*** Records supplied ***

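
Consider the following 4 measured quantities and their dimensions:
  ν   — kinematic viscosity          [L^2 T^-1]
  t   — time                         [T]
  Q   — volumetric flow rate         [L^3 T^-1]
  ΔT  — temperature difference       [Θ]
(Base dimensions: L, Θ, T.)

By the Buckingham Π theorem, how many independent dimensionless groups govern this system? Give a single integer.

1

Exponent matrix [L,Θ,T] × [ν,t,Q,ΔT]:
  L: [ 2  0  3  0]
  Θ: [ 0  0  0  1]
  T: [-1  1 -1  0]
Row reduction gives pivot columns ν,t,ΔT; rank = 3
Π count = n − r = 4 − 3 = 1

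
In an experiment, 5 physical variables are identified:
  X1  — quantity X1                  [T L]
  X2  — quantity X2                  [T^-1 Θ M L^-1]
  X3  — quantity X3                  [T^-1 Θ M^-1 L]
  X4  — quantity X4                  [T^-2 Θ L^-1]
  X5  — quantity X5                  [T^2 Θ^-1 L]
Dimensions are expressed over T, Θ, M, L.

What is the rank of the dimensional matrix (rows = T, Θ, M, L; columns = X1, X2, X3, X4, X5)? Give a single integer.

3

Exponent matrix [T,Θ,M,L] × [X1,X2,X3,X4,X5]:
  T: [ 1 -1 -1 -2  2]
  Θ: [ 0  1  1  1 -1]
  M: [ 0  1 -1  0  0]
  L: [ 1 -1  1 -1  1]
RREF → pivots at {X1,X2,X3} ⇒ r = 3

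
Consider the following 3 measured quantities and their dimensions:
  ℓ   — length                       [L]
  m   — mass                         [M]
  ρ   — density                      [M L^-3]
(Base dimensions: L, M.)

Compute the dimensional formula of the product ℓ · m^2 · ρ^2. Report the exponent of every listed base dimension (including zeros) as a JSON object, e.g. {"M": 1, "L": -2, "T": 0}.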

*** End of Records supplied ***
*** Records supplied ***

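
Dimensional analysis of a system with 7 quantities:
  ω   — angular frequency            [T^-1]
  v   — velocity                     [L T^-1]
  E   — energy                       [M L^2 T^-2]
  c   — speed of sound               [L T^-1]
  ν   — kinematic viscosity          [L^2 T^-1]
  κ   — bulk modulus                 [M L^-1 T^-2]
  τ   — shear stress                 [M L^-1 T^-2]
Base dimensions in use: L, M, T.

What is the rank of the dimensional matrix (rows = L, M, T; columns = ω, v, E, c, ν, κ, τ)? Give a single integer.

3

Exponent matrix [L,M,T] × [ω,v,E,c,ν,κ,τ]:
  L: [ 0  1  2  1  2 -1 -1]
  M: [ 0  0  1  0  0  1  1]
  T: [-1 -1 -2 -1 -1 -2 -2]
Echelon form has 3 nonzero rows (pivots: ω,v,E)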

*** End of Records supplied ***

• [About this task] Spot every line in the entries that includes the word "Consider", and copy each one out.

• [Task solution]
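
Consider the following 4 measured quantities and their dimensions:
Consider the following 3 measured quantities and their dimensions: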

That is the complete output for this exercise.